(Exercise materials)
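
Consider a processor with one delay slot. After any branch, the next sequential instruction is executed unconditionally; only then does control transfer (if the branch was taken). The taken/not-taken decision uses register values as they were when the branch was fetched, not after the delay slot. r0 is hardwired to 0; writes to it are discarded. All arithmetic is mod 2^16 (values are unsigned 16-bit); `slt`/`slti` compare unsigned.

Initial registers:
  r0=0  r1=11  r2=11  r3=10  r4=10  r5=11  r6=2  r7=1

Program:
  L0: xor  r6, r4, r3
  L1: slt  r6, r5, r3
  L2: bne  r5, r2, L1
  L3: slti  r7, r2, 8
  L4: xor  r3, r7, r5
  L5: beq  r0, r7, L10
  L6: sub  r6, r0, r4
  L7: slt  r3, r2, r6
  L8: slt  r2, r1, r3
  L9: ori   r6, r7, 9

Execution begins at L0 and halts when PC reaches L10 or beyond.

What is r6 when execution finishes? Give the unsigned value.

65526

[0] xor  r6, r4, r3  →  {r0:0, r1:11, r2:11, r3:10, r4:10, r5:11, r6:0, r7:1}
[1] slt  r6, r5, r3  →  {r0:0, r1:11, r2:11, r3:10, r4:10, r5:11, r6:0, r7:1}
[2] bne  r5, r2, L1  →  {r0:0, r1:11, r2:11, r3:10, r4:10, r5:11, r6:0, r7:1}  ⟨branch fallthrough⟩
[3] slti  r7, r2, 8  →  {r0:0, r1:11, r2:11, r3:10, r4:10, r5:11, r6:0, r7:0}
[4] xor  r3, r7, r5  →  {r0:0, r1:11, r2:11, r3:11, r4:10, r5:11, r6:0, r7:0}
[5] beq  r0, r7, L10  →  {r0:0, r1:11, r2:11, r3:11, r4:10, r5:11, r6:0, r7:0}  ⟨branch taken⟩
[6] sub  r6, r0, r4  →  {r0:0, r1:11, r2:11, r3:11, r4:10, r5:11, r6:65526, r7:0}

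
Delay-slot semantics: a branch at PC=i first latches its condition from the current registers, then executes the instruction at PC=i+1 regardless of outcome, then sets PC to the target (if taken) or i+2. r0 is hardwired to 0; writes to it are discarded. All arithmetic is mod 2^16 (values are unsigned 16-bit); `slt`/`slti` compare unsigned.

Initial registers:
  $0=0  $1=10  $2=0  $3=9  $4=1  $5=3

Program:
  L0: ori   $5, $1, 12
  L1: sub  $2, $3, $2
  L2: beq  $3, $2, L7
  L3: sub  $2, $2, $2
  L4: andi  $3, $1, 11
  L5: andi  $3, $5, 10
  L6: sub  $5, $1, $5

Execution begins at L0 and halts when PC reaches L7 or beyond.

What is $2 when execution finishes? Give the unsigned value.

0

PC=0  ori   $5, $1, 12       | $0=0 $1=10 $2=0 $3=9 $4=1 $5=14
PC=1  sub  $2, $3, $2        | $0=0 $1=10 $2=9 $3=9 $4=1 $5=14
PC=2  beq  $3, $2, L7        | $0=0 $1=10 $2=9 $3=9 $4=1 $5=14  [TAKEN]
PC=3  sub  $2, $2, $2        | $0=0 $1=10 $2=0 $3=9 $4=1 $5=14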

(What needs to be done) Using the entries above, return each line that includes the word "reaches".

(Task output)
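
Execution begins at L0 and halts when PC reaches L10 or beyond.
Execution begins at L0 and halts when PC reaches L7 or beyond.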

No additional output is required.